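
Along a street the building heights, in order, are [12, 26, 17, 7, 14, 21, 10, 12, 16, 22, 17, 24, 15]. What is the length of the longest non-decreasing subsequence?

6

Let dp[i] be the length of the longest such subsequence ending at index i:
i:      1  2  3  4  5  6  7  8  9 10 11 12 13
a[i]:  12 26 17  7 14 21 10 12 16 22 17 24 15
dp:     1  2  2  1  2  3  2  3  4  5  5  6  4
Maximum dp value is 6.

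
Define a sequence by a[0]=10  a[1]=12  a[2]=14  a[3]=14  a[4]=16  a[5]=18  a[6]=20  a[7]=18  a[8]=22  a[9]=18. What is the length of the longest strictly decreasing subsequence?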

****************

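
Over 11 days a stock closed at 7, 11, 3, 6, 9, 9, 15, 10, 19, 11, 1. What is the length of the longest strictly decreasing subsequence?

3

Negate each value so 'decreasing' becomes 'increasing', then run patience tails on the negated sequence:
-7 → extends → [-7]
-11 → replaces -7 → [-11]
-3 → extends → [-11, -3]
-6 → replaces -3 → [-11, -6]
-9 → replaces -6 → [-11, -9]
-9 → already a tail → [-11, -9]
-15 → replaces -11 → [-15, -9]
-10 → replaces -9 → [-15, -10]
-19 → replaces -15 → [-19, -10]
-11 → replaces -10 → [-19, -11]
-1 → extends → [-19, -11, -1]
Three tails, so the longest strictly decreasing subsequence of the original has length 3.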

****************

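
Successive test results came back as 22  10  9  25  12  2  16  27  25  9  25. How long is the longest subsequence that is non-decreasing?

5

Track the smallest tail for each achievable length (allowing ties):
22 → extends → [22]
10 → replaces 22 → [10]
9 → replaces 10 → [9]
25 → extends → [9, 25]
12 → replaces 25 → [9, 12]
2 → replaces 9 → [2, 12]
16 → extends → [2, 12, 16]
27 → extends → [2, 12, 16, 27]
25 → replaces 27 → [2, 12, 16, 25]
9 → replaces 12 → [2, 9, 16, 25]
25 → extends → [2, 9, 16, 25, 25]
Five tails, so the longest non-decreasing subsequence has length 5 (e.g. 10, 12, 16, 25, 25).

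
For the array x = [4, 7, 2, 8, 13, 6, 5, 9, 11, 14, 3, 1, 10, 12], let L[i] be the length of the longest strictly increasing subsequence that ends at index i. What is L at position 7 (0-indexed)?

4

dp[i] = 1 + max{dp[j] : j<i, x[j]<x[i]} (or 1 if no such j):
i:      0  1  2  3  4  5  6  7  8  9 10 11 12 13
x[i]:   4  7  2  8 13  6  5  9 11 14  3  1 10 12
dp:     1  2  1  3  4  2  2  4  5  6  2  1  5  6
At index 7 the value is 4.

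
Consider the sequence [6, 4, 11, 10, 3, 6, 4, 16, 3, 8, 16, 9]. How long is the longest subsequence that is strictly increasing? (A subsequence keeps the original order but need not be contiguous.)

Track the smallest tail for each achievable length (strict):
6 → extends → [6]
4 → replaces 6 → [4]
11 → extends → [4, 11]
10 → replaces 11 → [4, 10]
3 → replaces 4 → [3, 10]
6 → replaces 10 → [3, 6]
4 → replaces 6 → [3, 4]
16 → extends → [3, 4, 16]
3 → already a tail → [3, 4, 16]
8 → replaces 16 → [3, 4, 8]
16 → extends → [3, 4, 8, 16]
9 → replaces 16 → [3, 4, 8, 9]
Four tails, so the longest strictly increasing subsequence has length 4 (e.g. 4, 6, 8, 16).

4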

****************

Assignment ::
Of the entries above, repeat exactly the lines from the line with "Along a street" through the line with "Define a sequence", both of them included.

Written solution ::
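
Along a street the building heights, in order, are [12, 26, 17, 7, 14, 21, 10, 12, 16, 22, 17, 24, 15]. What is the length of the longest non-decreasing subsequence?

6

Let dp[i] be the length of the longest such subsequence ending at index i:
i:      1  2  3  4  5  6  7  8  9 10 11 12 13
a[i]:  12 26 17  7 14 21 10 12 16 22 17 24 15
dp:     1  2  2  1  2  3  2  3  4  5  5  6  4
Maximum dp value is 6.

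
Define a sequence by a[0]=10  a[1]=12  a[2]=14  a[3]=14  a[4]=16  a[5]=18  a[6]=20  a[7]=18  a[8]=22  a[9]=18. What is the length of the longest strictly decreasing subsequence?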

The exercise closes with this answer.